- Exercise details
Write out again, exactly as they stand, the line that includes "Suppose chlorine-37 (Z" and all remaining lines of the entries.

- Information provided

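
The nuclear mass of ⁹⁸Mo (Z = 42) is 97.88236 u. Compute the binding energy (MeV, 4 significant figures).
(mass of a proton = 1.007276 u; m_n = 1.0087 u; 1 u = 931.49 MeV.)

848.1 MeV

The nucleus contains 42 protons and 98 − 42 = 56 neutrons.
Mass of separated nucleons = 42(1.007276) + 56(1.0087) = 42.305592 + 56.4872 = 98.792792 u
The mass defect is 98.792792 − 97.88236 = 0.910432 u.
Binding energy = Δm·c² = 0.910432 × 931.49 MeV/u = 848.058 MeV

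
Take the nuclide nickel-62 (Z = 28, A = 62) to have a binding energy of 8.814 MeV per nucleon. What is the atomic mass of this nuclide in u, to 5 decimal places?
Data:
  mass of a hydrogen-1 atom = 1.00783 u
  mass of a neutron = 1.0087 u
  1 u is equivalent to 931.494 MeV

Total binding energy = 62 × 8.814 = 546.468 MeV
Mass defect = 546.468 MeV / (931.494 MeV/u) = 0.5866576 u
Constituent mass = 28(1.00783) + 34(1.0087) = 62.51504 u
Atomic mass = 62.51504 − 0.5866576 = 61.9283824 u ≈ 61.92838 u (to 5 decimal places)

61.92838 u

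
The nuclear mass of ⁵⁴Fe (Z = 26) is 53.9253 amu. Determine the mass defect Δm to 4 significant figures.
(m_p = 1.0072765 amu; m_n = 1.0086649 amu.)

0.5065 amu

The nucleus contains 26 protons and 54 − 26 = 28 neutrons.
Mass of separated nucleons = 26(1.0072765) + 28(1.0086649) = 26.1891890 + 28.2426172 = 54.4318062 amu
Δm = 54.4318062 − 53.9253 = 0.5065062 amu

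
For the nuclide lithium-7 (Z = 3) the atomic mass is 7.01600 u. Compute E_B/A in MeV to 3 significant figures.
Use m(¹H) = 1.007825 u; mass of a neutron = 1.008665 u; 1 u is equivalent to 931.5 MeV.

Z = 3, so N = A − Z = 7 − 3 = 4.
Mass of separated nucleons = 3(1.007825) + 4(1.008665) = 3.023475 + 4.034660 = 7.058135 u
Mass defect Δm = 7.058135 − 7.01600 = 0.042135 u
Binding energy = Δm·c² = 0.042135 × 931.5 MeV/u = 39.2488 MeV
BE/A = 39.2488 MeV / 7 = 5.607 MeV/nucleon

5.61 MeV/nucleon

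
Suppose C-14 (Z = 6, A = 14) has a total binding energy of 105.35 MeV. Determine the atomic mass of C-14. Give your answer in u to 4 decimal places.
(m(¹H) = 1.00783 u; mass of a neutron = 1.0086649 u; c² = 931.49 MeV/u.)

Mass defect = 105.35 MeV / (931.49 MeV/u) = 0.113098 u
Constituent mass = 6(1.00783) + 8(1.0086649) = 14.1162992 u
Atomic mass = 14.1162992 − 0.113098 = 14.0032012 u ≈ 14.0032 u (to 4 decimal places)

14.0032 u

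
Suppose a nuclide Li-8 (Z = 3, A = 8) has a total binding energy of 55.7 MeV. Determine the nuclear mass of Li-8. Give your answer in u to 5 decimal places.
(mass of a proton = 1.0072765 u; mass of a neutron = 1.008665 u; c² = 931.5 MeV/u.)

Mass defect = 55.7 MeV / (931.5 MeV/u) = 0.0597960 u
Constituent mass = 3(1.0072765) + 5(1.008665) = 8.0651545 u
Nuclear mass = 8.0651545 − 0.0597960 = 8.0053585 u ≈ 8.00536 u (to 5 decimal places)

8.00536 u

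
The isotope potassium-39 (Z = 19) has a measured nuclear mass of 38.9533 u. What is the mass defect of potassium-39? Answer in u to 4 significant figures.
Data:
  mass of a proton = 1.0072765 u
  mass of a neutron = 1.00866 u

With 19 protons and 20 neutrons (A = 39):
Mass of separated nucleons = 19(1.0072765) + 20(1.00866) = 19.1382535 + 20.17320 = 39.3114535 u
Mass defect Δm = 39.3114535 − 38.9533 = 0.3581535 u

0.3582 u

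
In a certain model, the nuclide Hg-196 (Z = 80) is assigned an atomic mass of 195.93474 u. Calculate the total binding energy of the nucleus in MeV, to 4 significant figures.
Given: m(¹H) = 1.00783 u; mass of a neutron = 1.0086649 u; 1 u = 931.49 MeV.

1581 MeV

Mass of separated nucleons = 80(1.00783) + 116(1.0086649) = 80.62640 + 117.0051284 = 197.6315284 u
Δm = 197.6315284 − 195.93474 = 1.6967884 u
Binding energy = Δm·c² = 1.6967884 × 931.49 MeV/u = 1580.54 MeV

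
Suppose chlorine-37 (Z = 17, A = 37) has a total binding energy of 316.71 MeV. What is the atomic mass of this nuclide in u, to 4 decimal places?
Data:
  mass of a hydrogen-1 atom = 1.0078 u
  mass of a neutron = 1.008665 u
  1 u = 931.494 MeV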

- Written solution
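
Suppose chlorine-37 (Z = 17, A = 37) has a total binding energy of 316.71 MeV. What is the atomic mass of this nuclide in u, to 4 decimal places?
Data:
  mass of a hydrogen-1 atom = 1.0078 u
  mass of a neutron = 1.008665 u
  1 u = 931.494 MeV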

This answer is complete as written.